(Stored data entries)
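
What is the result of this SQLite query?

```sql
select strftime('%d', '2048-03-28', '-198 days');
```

First apply '-198 days': 2048-03-28 → 2047-09-12.
`%d` extracts the 2-digit day of month: 12.

12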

*Problem details:* Nothing in the records may be altered; restate them word for word.

*Reply to the task:*
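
What is the result of this SQLite query?

```sql
select strftime('%d', '2048-03-28', '-198 days');
```

First apply '-198 days': 2048-03-28 → 2047-09-12.
`%d` extracts the 2-digit day of month: 12.

12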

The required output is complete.